:: Aim of the exercise ::
Go over the lines below, and when one contains the word "Optimal", copy it.

Source records:
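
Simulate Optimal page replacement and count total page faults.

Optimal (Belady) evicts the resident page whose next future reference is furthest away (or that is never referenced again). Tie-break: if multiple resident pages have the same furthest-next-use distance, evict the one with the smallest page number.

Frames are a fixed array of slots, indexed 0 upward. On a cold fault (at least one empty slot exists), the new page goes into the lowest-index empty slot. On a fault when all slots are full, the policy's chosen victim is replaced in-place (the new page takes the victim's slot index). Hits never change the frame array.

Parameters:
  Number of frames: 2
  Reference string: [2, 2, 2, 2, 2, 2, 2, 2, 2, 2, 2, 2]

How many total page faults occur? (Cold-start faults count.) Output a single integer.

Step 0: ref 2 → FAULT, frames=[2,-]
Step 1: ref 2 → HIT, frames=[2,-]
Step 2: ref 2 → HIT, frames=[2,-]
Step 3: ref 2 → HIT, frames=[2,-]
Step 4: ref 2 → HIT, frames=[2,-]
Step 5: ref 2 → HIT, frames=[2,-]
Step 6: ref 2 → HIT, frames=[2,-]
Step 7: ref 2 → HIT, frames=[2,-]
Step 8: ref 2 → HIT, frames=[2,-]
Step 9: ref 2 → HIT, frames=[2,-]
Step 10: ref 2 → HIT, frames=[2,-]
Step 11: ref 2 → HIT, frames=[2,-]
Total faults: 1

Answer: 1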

:: Exercise response ::
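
Simulate Optimal page replacement and count total page faults.
Optimal (Belady) evicts the resident page whose next future reference is furthest away (or that is never referenced again). Tie-break: if multiple resident pages have the same furthest-next-use distance, evict the one with the smallest page number.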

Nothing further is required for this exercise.